Dataset records
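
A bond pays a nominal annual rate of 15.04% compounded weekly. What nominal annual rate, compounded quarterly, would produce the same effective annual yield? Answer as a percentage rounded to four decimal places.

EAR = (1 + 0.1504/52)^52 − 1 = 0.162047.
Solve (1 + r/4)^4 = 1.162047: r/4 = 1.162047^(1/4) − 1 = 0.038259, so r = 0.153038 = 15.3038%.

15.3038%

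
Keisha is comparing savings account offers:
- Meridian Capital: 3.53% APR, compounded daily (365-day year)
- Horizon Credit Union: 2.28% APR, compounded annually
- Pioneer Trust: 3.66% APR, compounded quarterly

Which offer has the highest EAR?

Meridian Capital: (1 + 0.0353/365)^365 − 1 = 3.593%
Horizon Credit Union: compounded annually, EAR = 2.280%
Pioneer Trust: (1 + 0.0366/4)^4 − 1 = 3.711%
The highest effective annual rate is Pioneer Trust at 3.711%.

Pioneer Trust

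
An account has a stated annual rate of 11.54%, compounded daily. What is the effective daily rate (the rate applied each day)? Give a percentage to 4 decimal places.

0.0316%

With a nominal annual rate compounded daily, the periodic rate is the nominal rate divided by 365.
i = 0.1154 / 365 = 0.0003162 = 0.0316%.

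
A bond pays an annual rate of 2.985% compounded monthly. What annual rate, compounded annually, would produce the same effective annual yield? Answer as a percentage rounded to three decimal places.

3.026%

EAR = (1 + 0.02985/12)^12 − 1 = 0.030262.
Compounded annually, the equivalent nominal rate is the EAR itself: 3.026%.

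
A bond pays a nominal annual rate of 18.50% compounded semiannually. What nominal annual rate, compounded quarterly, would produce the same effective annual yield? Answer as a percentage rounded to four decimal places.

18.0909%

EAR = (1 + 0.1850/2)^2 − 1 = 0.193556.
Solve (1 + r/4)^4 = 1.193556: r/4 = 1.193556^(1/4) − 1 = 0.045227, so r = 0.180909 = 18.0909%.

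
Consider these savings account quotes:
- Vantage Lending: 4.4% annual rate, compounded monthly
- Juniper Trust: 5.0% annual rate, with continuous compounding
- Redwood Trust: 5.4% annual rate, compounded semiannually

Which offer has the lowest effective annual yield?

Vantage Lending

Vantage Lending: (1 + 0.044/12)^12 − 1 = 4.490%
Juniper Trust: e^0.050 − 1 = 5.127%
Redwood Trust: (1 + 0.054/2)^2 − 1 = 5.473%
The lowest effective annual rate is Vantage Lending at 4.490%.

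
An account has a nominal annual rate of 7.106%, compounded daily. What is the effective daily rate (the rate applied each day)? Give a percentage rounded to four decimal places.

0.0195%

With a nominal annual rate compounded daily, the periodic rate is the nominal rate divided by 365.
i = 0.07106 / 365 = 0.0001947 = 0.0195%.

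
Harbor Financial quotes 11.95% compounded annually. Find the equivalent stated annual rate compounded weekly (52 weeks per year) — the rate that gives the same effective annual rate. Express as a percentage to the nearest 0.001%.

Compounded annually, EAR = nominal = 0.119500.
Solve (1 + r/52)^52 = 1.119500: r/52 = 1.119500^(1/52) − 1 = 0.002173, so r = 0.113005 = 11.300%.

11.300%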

--

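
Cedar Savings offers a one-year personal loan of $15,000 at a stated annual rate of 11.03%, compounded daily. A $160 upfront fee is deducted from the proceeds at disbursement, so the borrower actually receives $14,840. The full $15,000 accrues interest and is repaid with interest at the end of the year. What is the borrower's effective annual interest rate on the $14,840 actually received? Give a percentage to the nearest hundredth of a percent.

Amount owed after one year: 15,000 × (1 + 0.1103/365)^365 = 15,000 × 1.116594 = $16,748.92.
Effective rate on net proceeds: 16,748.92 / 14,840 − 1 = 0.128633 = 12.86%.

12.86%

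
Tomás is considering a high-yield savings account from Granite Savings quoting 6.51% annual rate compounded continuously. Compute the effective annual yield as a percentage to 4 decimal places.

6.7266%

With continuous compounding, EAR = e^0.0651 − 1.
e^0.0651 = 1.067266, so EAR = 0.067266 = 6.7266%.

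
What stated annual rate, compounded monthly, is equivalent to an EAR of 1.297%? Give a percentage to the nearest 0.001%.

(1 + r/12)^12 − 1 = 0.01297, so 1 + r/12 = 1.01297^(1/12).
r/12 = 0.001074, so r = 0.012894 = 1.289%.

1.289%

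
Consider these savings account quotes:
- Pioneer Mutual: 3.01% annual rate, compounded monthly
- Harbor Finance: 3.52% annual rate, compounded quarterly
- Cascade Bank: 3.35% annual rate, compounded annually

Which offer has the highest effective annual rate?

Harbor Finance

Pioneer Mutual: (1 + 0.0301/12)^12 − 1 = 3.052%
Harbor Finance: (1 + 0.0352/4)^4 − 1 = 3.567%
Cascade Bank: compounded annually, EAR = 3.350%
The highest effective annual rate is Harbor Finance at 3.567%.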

# What the exercise asks
Using the data above, transcribe the lines that run from the line with "Keisha is comparing" to the line with "- Pioneer Trust: 3.66%", both ends kept, and output nothing else.

# Answer to this task
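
Keisha is comparing savings account offers:
- Meridian Capital: 3.53% APR, compounded daily (365-day year)
- Horizon Credit Union: 2.28% APR, compounded annually
- Pioneer Trust: 3.66% APR, compounded quarterly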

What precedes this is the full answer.